» **Aim of the task**: Check every line of the material for the word "array". Copy those that have it.

+++++

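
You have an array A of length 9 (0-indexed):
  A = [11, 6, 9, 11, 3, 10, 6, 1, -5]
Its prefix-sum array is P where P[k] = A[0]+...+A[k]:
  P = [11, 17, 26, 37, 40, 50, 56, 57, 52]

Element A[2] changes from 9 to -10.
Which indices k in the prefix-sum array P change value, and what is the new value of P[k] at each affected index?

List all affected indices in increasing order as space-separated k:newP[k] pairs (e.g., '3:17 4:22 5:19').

Answer: 2:7 3:18 4:21 5:31 6:37 7:38 8:33

Derivation:
P[k] = A[0] + ... + A[k]
P[k] includes A[2] iff k >= 2
Affected indices: 2, 3, ..., 8; delta = -19
  P[2]: 26 + -19 = 7
  P[3]: 37 + -19 = 18
  P[4]: 40 + -19 = 21
  P[5]: 50 + -19 = 31
  P[6]: 56 + -19 = 37
  P[7]: 57 + -19 = 38
  P[8]: 52 + -19 = 33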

+++++

» **Task response**:
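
You have an array A of length 9 (0-indexed):
Its prefix-sum array is P where P[k] = A[0]+...+A[k]:
Which indices k in the prefix-sum array P change value, and what is the new value of P[k] at each affected index?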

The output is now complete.